PROMPT:
Read through the entries below and copy each line where "alphabet" turns up.

[[ PROVIDED DATA, beginning ]]

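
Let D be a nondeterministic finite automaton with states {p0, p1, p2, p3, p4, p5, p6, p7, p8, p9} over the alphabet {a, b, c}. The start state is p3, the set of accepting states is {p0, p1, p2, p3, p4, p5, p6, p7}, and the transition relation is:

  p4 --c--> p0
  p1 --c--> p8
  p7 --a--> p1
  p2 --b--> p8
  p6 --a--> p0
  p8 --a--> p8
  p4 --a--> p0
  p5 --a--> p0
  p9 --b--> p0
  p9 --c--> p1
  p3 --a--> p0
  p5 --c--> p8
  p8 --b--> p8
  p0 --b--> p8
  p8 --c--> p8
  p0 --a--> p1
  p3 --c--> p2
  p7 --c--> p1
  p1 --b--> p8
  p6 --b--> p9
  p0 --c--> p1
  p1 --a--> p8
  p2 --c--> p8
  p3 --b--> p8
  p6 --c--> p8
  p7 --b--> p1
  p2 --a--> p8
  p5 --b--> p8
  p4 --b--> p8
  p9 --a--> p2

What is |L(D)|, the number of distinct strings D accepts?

The useful subgraph on states {p0, p1, p2, p3} is acyclic, so L(D) is finite; the longest accepting path visits 3 useful states, giving maximum string length 2.
Counting accepting paths from p3 by length: 1 of length 0, 2 of length 1, 2 of length 2. Total 5.

5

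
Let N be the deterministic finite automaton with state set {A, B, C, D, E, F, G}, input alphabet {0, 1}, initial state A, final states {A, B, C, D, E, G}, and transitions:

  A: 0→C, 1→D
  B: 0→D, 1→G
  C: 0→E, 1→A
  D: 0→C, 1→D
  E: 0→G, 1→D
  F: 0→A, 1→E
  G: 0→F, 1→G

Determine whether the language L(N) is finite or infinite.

infinite

State A is reachable from the start and can reach an accepting state, and it lies on the cycle A → C → A.
Traversing that cycle any number of times yields accepted strings of unbounded length, so the language is infinite.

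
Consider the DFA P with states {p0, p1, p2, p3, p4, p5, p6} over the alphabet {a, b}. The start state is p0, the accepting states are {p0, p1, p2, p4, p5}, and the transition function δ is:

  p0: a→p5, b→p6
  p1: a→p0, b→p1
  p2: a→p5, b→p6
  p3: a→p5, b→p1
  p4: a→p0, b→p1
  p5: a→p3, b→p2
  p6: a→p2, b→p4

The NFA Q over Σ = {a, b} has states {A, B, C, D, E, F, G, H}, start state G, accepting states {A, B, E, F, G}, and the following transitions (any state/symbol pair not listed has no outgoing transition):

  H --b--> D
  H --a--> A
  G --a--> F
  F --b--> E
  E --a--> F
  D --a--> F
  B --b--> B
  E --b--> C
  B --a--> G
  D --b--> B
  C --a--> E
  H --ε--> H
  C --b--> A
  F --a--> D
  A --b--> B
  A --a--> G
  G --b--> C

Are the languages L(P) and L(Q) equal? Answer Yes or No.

Yes

Exploring the product automaton P × Q from the start pair (p0, G), following both machines on each input symbol, reaches 7 state pairs: (p0, G), (p5, F), (p6, C), (p3, D), (p2, E), (p4, A), (p1, B).
P accepts in {p0, p1, p2, p4, p5} and Q accepts in {A, B, E, F, G}. In every reachable pair the two components are either both accepting — (p0, G), (p5, F), (p2, E), (p4, A), (p1, B) — or both non-accepting, so no string is accepted by exactly one of the machines: L(P) \ L(Q) and L(Q) \ L(P) are both empty.
Hence every string is accepted by P iff it is accepted by Q, and the two languages coincide.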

[[ PROVIDED DATA, end ]]

YOUR SOLUTION:
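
Let D be a nondeterministic finite automaton with states {p0, p1, p2, p3, p4, p5, p6, p7, p8, p9} over the alphabet {a, b, c}. The start state is p3, the set of accepting states is {p0, p1, p2, p3, p4, p5, p6, p7}, and the transition relation is:
Let N be the deterministic finite automaton with state set {A, B, C, D, E, F, G}, input alphabet {0, 1}, initial state A, final states {A, B, C, D, E, G}, and transitions:
Consider the DFA P with states {p0, p1, p2, p3, p4, p5, p6} over the alphabet {a, b}. The start state is p0, the accepting states are {p0, p1, p2, p4, p5}, and the transition function δ is: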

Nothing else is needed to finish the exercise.